▼

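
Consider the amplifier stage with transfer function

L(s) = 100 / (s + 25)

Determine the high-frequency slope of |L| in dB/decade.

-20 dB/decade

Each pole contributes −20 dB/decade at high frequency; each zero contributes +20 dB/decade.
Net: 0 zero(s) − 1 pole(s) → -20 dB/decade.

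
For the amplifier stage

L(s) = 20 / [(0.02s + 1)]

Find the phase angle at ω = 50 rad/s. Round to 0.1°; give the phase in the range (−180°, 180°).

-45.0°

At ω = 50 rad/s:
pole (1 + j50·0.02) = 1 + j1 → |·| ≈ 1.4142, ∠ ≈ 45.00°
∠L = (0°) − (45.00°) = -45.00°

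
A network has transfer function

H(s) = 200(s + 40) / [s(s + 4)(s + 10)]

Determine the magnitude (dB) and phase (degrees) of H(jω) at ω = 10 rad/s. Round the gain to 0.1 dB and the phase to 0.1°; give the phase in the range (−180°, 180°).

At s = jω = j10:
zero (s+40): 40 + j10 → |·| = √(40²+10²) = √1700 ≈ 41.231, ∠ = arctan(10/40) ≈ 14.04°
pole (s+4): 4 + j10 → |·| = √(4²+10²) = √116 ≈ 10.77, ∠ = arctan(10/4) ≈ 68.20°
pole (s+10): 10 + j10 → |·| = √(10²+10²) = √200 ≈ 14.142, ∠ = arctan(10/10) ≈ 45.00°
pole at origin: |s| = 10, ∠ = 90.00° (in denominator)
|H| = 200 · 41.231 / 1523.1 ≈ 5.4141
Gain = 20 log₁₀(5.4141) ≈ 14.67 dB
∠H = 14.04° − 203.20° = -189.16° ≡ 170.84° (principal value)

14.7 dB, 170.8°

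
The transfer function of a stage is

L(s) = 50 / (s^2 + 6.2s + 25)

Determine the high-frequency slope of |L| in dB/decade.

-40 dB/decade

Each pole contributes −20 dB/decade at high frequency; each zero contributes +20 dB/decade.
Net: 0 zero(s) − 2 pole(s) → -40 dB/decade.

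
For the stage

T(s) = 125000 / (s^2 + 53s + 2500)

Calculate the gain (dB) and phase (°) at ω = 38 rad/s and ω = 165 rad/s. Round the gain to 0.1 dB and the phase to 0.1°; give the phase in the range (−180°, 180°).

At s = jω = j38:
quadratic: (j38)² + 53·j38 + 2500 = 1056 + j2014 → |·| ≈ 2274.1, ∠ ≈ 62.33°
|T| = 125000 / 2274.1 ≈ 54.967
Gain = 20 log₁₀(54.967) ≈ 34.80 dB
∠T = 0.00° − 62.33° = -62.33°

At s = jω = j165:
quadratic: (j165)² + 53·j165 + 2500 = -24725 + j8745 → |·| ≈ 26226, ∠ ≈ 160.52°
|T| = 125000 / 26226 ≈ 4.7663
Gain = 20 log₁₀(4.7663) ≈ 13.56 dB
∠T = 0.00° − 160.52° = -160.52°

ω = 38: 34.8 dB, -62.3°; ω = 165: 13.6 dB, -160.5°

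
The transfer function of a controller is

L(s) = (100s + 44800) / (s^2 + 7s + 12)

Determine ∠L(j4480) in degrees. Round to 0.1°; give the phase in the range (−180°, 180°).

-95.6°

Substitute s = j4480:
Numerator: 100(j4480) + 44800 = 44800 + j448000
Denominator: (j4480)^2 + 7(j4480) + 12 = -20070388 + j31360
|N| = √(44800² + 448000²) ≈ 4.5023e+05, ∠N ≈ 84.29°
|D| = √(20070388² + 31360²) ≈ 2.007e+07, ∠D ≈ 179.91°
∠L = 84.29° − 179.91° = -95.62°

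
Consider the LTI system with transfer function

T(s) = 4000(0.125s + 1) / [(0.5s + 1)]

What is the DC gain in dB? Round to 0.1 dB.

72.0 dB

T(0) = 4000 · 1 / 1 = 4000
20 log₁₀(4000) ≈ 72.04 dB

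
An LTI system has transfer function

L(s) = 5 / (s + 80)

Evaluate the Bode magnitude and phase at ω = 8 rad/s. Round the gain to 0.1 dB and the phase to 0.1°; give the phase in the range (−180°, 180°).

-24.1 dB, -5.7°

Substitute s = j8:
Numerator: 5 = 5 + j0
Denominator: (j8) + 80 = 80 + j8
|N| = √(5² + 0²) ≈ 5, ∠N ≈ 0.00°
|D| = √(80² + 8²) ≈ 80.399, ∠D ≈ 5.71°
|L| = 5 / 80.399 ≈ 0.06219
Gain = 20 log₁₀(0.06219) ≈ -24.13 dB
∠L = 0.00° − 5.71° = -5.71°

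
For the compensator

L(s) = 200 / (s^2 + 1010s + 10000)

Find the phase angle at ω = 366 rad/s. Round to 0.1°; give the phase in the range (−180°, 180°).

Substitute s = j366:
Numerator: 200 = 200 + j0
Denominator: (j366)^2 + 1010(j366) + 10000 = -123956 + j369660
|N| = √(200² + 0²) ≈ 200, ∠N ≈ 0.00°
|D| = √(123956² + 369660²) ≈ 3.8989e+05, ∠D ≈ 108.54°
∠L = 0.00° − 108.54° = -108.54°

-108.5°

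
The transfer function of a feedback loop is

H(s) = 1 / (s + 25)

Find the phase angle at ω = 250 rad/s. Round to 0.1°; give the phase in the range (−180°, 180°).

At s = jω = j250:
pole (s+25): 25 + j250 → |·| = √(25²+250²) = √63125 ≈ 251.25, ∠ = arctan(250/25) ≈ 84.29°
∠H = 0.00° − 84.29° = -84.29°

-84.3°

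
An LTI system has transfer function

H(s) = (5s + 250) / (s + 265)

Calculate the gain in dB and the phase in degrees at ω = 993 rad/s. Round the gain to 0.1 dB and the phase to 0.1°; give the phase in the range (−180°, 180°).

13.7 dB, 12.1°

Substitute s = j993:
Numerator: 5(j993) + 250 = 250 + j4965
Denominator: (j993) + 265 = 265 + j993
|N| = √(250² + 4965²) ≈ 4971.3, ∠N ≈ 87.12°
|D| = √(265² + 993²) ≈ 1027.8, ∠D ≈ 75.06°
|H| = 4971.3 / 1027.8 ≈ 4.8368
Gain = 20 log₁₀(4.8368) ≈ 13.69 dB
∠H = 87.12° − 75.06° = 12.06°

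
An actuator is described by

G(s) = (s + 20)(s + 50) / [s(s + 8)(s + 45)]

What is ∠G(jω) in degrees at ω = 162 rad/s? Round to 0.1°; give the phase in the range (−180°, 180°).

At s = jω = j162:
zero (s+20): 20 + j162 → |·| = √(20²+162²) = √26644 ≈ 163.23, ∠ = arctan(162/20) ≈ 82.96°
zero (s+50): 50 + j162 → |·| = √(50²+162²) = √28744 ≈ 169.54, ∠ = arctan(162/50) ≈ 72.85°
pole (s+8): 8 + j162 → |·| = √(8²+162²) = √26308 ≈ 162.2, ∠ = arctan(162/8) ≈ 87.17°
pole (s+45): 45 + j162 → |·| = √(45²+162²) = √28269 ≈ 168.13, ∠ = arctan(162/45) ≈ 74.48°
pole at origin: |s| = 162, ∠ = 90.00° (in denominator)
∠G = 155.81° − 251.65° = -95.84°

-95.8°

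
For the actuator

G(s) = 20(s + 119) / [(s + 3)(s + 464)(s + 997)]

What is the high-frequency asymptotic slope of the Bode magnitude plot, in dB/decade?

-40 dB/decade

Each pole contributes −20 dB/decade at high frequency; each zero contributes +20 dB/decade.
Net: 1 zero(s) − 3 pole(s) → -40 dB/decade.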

▲

Each line between the start of the listing above and the line containing "L(s) = 50 / (s^2 + 6.2s + 25)", with both ends counted, is to be set down unchanged.

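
Consider the amplifier stage with transfer function

L(s) = 100 / (s + 25)

Determine the high-frequency slope of |L| in dB/decade.

-20 dB/decade

Each pole contributes −20 dB/decade at high frequency; each zero contributes +20 dB/decade.
Net: 0 zero(s) − 1 pole(s) → -20 dB/decade.

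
For the amplifier stage

L(s) = 20 / [(0.02s + 1)]

Find the phase angle at ω = 50 rad/s. Round to 0.1°; give the phase in the range (−180°, 180°).

-45.0°

At ω = 50 rad/s:
pole (1 + j50·0.02) = 1 + j1 → |·| ≈ 1.4142, ∠ ≈ 45.00°
∠L = (0°) − (45.00°) = -45.00°

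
A network has transfer function

H(s) = 200(s + 40) / [s(s + 4)(s + 10)]

Determine the magnitude (dB) and phase (degrees) of H(jω) at ω = 10 rad/s. Round the gain to 0.1 dB and the phase to 0.1°; give the phase in the range (−180°, 180°).

At s = jω = j10:
zero (s+40): 40 + j10 → |·| = √(40²+10²) = √1700 ≈ 41.231, ∠ = arctan(10/40) ≈ 14.04°
pole (s+4): 4 + j10 → |·| = √(4²+10²) = √116 ≈ 10.77, ∠ = arctan(10/4) ≈ 68.20°
pole (s+10): 10 + j10 → |·| = √(10²+10²) = √200 ≈ 14.142, ∠ = arctan(10/10) ≈ 45.00°
pole at origin: |s| = 10, ∠ = 90.00° (in denominator)
|H| = 200 · 41.231 / 1523.1 ≈ 5.4141
Gain = 20 log₁₀(5.4141) ≈ 14.67 dB
∠H = 14.04° − 203.20° = -189.16° ≡ 170.84° (principal value)

14.7 dB, 170.8°

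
The transfer function of a stage is

L(s) = 50 / (s^2 + 6.2s + 25)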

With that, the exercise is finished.